◆ **Available data**:
****

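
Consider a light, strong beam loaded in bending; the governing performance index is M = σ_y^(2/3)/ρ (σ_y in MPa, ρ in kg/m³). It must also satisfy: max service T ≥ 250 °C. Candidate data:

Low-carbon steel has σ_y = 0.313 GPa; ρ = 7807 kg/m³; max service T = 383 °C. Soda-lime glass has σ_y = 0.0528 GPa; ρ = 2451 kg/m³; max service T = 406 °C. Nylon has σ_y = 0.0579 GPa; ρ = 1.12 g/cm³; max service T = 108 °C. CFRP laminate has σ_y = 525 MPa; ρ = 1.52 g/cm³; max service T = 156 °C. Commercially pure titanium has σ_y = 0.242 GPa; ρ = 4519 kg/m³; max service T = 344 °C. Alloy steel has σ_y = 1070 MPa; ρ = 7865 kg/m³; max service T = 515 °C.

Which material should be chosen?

alloy steel

Screen on constraints: max service T ≥ 250 °C. Survivors: low-carbon steel, soda-lime glass, commercially pure titanium, alloy steel.
Normalizing units and computing the index:
  low-carbon steel: σ_y = 313.0 MPa, ρ = 7807 kg/m³
  soda-lime glass: σ_y = 52.80 MPa, ρ = 2451 kg/m³
  commercially pure titanium: σ_y = 242.0 MPa, ρ = 4519 kg/m³
  alloy steel: σ_y = 1070 MPa, ρ = 7865 kg/m³
  alloy steel: M = 13.3×10⁻³
  commercially pure titanium: M = 8.59×10⁻³
  low-carbon steel: M = 5.90×10⁻³
  soda-lime glass: M = 5.74×10⁻³
Highest index: alloy steel.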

****

◆ **Exercise description**: Give the lines again, exactly as they stand, from the beginning of the data through the line with "Low-carbon steel has".

◆ **Solved problem**:
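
Consider a light, strong beam loaded in bending; the governing performance index is M = σ_y^(2/3)/ρ (σ_y in MPa, ρ in kg/m³). It must also satisfy: max service T ≥ 250 °C. Candidate data:

Low-carbon steel has σ_y = 0.313 GPa; ρ = 7807 kg/m³; max service T = 383 °C. Soda-lime glass has σ_y = 0.0528 GPa; ρ = 2451 kg/m³; max service T = 406 °C. Nylon has σ_y = 0.0579 GPa; ρ = 1.12 g/cm³; max service T = 108 °C. CFRP laminate has σ_y = 525 MPa; ρ = 1.52 g/cm³; max service T = 156 °C. Commercially pure titanium has σ_y = 0.242 GPa; ρ = 4519 kg/m³; max service T = 344 °C. Alloy steel has σ_y = 1070 MPa; ρ = 7865 kg/m³; max service T = 515 °C.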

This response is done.